(SUPPLIED MATERIAL):
++++++

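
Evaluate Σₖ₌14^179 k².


Σₖ₌14^179 k² = Σₖ₌₁^179 k² − Σₖ₌₁^13 k²
= 179·180·359/6 − 13·14·27/6
= 1927830 − 819 = 1927011

Σk² = 1927011


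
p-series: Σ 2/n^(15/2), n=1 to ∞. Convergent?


p-series test: Σ c/n^p converges if p > 1, diverges if p ≤ 1 (constant c > 0 doesn't affect convergence).
p = 15/2
15/2 > 1 → CONVERGES

Converges (p = 15/2 > 1)


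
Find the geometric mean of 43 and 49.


GM = √(43×49) = √2107 = 45.9021

GM = 45.9021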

++++++

(WHAT YOU HAVE TO DO): Copy the records above. Leave out nothing.

(EXERCISE OUTPUT):
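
Evaluate Σₖ₌14^179 k².


Σₖ₌14^179 k² = Σₖ₌₁^179 k² − Σₖ₌₁^13 k²
= 179·180·359/6 − 13·14·27/6
= 1927830 − 819 = 1927011

Σk² = 1927011


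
p-series: Σ 2/n^(15/2), n=1 to ∞. Convergent?


p-series test: Σ c/n^p converges if p > 1, diverges if p ≤ 1 (constant c > 0 doesn't affect convergence).
p = 15/2
15/2 > 1 → CONVERGES

Converges (p = 15/2 > 1)


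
Find the geometric mean of 43 and 49.


GM = √(43×49) = √2107 = 45.9021

GM = 45.9021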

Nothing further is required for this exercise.